EXERCISE AIM: The answer should contain all of the data, retyped without any alteration.

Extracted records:
>>>

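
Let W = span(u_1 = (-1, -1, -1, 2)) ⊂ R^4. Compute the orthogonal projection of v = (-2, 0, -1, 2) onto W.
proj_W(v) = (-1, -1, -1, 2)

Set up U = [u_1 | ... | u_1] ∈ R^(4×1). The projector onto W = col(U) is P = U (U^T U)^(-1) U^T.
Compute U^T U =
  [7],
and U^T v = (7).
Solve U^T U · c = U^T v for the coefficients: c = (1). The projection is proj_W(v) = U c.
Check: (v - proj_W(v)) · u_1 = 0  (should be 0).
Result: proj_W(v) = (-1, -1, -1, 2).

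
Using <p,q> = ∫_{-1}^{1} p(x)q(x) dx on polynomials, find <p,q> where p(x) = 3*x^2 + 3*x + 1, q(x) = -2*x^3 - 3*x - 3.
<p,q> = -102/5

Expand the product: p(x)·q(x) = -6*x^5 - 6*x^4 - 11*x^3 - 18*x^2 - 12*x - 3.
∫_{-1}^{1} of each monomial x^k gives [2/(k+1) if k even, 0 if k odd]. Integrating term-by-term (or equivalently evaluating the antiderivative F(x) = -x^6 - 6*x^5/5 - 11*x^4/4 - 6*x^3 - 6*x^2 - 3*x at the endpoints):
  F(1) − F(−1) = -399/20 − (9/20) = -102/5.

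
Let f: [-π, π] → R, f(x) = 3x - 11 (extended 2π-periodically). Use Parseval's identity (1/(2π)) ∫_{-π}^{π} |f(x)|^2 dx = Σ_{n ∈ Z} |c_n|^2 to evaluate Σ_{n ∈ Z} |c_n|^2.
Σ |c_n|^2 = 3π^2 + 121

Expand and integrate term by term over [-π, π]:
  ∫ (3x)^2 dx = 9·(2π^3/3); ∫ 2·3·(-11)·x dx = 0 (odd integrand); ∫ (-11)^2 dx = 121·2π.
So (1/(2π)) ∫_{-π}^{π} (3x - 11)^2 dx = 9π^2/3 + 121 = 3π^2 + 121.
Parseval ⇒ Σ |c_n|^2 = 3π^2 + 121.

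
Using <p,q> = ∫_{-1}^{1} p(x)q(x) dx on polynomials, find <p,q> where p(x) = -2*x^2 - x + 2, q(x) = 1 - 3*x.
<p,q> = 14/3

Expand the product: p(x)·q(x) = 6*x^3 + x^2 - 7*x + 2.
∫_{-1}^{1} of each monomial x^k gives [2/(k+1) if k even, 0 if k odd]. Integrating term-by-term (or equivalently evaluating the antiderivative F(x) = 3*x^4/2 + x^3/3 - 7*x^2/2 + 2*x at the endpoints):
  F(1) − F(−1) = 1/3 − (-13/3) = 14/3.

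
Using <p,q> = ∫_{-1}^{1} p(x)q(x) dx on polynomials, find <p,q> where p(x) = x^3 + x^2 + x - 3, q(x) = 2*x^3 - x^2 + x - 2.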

<<<

SOLUTION:
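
Let W = span(u_1 = (-1, -1, -1, 2)) ⊂ R^4. Compute the orthogonal projection of v = (-2, 0, -1, 2) onto W.
proj_W(v) = (-1, -1, -1, 2)

Set up U = [u_1 | ... | u_1] ∈ R^(4×1). The projector onto W = col(U) is P = U (U^T U)^(-1) U^T.
Compute U^T U =
  [7],
and U^T v = (7).
Solve U^T U · c = U^T v for the coefficients: c = (1). The projection is proj_W(v) = U c.
Check: (v - proj_W(v)) · u_1 = 0  (should be 0).
Result: proj_W(v) = (-1, -1, -1, 2).

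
Using <p,q> = ∫_{-1}^{1} p(x)q(x) dx on polynomials, find <p,q> where p(x) = 3*x^2 + 3*x + 1, q(x) = -2*x^3 - 3*x - 3.
<p,q> = -102/5

Expand the product: p(x)·q(x) = -6*x^5 - 6*x^4 - 11*x^3 - 18*x^2 - 12*x - 3.
∫_{-1}^{1} of each monomial x^k gives [2/(k+1) if k even, 0 if k odd]. Integrating term-by-term (or equivalently evaluating the antiderivative F(x) = -x^6 - 6*x^5/5 - 11*x^4/4 - 6*x^3 - 6*x^2 - 3*x at the endpoints):
  F(1) − F(−1) = -399/20 − (9/20) = -102/5.

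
Let f: [-π, π] → R, f(x) = 3x - 11 (extended 2π-periodically). Use Parseval's identity (1/(2π)) ∫_{-π}^{π} |f(x)|^2 dx = Σ_{n ∈ Z} |c_n|^2 to evaluate Σ_{n ∈ Z} |c_n|^2.
Σ |c_n|^2 = 3π^2 + 121

Expand and integrate term by term over [-π, π]:
  ∫ (3x)^2 dx = 9·(2π^3/3); ∫ 2·3·(-11)·x dx = 0 (odd integrand); ∫ (-11)^2 dx = 121·2π.
So (1/(2π)) ∫_{-π}^{π} (3x - 11)^2 dx = 9π^2/3 + 121 = 3π^2 + 121.
Parseval ⇒ Σ |c_n|^2 = 3π^2 + 121.

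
Using <p,q> = ∫_{-1}^{1} p(x)q(x) dx on polynomials, find <p,q> where p(x) = -2*x^2 - x + 2, q(x) = 1 - 3*x.
<p,q> = 14/3

Expand the product: p(x)·q(x) = 6*x^3 + x^2 - 7*x + 2.
∫_{-1}^{1} of each monomial x^k gives [2/(k+1) if k even, 0 if k odd]. Integrating term-by-term (or equivalently evaluating the antiderivative F(x) = 3*x^4/2 + x^3/3 - 7*x^2/2 + 2*x at the endpoints):
  F(1) − F(−1) = 1/3 − (-13/3) = 14/3.

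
Using <p,q> = ∫_{-1}^{1} p(x)q(x) dx on polynomials, find <p,q> where p(x) = x^3 + x^2 + x - 3, q(x) = 2*x^3 - x^2 + x - 2.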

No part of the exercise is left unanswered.